Stored data

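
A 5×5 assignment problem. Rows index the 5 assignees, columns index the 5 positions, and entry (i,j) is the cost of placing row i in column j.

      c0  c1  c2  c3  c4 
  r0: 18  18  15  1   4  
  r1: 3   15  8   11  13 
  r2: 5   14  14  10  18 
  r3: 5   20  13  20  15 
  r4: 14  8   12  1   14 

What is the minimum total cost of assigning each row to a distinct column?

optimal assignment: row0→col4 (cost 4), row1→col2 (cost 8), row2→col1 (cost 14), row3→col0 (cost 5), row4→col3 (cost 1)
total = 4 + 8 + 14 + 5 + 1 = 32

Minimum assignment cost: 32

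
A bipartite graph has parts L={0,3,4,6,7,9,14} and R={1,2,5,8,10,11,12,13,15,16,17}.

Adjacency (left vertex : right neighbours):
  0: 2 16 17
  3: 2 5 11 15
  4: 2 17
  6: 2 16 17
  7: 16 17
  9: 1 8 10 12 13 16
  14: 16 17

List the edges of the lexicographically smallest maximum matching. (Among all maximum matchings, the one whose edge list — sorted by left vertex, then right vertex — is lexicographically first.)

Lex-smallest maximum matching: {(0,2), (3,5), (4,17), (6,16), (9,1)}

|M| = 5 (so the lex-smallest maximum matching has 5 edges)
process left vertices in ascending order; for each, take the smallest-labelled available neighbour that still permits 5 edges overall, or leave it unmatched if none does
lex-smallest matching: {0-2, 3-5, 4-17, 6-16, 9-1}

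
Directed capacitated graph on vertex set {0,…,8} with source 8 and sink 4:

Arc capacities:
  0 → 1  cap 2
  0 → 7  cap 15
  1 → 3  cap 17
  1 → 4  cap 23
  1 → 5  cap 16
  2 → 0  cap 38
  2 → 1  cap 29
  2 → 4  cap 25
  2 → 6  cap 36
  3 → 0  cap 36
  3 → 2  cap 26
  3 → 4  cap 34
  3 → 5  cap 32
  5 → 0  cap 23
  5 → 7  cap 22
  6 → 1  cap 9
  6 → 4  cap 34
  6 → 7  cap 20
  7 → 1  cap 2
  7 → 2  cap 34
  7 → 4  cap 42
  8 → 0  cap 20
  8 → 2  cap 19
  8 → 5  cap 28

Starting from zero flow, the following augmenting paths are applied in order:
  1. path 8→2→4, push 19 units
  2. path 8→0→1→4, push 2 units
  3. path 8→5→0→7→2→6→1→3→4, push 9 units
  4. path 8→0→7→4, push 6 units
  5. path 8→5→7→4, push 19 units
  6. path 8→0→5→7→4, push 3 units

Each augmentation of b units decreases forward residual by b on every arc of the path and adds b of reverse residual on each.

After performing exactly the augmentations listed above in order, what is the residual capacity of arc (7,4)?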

==

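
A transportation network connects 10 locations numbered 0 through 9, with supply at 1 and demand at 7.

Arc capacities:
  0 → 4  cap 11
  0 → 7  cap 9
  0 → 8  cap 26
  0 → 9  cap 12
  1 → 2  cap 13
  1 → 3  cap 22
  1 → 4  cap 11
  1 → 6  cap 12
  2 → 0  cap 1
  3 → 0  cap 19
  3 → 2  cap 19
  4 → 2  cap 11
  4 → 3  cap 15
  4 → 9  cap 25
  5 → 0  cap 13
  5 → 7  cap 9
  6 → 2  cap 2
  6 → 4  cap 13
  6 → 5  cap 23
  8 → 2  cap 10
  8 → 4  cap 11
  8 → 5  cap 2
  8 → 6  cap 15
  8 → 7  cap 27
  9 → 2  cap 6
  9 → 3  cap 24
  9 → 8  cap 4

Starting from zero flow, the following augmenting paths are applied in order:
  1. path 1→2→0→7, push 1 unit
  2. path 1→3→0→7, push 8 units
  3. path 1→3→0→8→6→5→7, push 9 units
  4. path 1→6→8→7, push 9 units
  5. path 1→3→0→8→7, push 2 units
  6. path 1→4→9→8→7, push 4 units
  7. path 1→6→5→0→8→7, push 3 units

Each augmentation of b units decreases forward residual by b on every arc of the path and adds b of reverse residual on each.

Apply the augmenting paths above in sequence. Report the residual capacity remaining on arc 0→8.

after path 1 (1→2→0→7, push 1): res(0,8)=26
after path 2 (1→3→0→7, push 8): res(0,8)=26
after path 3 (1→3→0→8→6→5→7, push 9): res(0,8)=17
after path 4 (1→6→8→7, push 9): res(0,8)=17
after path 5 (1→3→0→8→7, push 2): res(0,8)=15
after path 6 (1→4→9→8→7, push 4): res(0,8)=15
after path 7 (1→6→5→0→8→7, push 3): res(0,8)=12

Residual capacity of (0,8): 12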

* * *

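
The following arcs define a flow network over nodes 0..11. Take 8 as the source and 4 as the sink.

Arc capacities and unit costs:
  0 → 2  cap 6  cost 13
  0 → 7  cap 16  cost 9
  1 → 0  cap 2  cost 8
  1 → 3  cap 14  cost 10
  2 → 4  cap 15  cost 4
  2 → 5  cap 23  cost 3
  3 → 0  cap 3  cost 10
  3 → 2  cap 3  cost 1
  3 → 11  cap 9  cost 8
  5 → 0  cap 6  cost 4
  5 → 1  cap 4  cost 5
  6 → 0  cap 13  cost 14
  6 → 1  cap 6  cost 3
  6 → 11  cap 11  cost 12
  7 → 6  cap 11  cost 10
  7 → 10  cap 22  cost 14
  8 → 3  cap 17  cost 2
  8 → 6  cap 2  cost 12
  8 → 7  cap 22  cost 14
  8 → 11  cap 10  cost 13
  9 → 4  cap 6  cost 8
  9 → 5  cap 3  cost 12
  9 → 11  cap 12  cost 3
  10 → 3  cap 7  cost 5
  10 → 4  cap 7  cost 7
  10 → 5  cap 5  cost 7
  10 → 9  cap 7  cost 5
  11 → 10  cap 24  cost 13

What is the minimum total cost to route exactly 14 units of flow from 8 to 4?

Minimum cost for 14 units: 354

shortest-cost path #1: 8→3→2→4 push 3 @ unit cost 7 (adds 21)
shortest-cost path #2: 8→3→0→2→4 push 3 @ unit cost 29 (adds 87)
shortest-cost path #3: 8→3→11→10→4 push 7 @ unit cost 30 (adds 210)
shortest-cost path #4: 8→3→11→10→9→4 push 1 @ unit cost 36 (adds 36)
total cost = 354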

What to do ::
Before answering, check every line of the records for the string "source", then state how many lines have it, with the number only.

Task solution ::
2